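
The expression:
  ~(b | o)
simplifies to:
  ~b & ~o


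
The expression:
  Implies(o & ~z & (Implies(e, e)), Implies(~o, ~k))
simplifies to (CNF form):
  True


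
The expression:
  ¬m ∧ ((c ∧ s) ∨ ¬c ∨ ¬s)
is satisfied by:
  {m: False}


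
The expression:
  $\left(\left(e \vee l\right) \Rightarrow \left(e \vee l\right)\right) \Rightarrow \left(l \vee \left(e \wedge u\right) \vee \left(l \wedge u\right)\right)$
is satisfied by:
  {l: True, e: True, u: True}
  {l: True, e: True, u: False}
  {l: True, u: True, e: False}
  {l: True, u: False, e: False}
  {e: True, u: True, l: False}


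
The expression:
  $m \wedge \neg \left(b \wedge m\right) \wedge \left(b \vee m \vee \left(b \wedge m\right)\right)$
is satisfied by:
  {m: True, b: False}


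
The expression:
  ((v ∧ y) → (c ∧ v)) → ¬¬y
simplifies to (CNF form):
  y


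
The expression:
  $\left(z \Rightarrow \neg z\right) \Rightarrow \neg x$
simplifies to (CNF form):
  $z \vee \neg x$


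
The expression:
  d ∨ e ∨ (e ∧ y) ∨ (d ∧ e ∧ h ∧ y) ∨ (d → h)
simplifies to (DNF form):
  True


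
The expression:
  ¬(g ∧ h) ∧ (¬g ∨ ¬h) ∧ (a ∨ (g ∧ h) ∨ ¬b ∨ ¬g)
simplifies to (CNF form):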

· · · ·

This calls for repeating all of the records, character for character.

» **TASK RESULT**
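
The expression:
  ~(b | o)
simplifies to:
  ~b & ~o


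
The expression:
  Implies(o & ~z & (Implies(e, e)), Implies(~o, ~k))
simplifies to (CNF form):
  True


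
The expression:
  ¬m ∧ ((c ∧ s) ∨ ¬c ∨ ¬s)
is satisfied by:
  {m: False}


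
The expression:
  $\left(\left(e \vee l\right) \Rightarrow \left(e \vee l\right)\right) \Rightarrow \left(l \vee \left(e \wedge u\right) \vee \left(l \wedge u\right)\right)$
is satisfied by:
  {l: True, e: True, u: True}
  {l: True, e: True, u: False}
  {l: True, u: True, e: False}
  {l: True, u: False, e: False}
  {e: True, u: True, l: False}


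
The expression:
  $m \wedge \neg \left(b \wedge m\right) \wedge \left(b \vee m \vee \left(b \wedge m\right)\right)$
is satisfied by:
  {m: True, b: False}


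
The expression:
  ((v ∧ y) → (c ∧ v)) → ¬¬y
simplifies to (CNF form):
  y


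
The expression:
  $\left(z \Rightarrow \neg z\right) \Rightarrow \neg x$
simplifies to (CNF form):
  $z \vee \neg x$


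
The expression:
  d ∨ e ∨ (e ∧ y) ∨ (d ∧ e ∧ h ∧ y) ∨ (d → h)
simplifies to (DNF form):
  True


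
The expression:
  ¬(g ∧ h) ∧ (¬g ∨ ¬h) ∧ (a ∨ (g ∧ h) ∨ ¬b ∨ ¬g)
simplifies to (CNF form):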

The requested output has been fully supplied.